*Exercise description:* Every single entry must be reproduced precisely.

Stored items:
BEGIN
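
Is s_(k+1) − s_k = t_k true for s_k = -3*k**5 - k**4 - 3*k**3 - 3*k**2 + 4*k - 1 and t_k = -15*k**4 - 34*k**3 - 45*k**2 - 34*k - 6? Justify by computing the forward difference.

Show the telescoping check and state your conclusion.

s_(k+1) = -3*k**5 - 16*k**4 - 37*k**3 - 48*k**2 - 30*k - 7
s_(k+1) − s_k = -15*k**4 - 34*k**3 - 45*k**2 - 34*k - 6
(s_(k+1) − s_k) − t_k = 0

valid; difference matches t_k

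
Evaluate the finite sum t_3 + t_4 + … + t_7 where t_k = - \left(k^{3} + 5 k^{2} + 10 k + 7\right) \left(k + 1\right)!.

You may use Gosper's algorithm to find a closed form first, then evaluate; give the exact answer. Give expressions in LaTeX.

Step 1: r(k) = (k**4 + 10*k**3 + 39*k**2 + 69*k + 46)/(k**3 + 5*k**2 + 10*k + 7).
Factor: A=k + 2; B=1; C=k**3 + 5*k**2 + 10*k + 7.
f must satisfy (k + 2)·f(k+1) − (1)·f(k) = k**3 + 5*k**2 + 10*k + 7.
From deg A=1, deg B=0, deg C=3: d=2.
Solving with deg f ≤ 2: f(k) = (k + 1)**2.
Certificate R = B(k−1)f/C = (k + 1)**2/(k**3 + 5*k**2 + 10*k + 7) gives s_k = -(k + 1)**2*factorial(k + 1).
Verify: -(k**3 + 5*k**2 + 10*k + 7)*factorial(k + 1) matches t_k.
Telescoping: Σ = s_(8) − s_(3) = -29393280 − (-384) = -29392896.

Σ = -29392896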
END
*Finished task:*
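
Is s_(k+1) − s_k = t_k true for s_k = -3*k**5 - k**4 - 3*k**3 - 3*k**2 + 4*k - 1 and t_k = -15*k**4 - 34*k**3 - 45*k**2 - 34*k - 6? Justify by computing the forward difference.

Show the telescoping check and state your conclusion.

s_(k+1) = -3*k**5 - 16*k**4 - 37*k**3 - 48*k**2 - 30*k - 7
s_(k+1) − s_k = -15*k**4 - 34*k**3 - 45*k**2 - 34*k - 6
(s_(k+1) − s_k) − t_k = 0

valid; difference matches t_k

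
Evaluate the finite sum t_3 + t_4 + … + t_7 where t_k = - \left(k^{3} + 5 k^{2} + 10 k + 7\right) \left(k + 1\right)!.

You may use Gosper's algorithm to find a closed form first, then evaluate; give the exact answer. Give expressions in LaTeX.

Step 1: r(k) = (k**4 + 10*k**3 + 39*k**2 + 69*k + 46)/(k**3 + 5*k**2 + 10*k + 7).
Factor: A=k + 2; B=1; C=k**3 + 5*k**2 + 10*k + 7.
f must satisfy (k + 2)·f(k+1) − (1)·f(k) = k**3 + 5*k**2 + 10*k + 7.
From deg A=1, deg B=0, deg C=3: d=2.
Solving with deg f ≤ 2: f(k) = (k + 1)**2.
Certificate R = B(k−1)f/C = (k + 1)**2/(k**3 + 5*k**2 + 10*k + 7) gives s_k = -(k + 1)**2*factorial(k + 1).
Verify: -(k**3 + 5*k**2 + 10*k + 7)*factorial(k + 1) matches t_k.
Telescoping: Σ = s_(8) − s_(3) = -29393280 − (-384) = -29392896.

Σ = -29392896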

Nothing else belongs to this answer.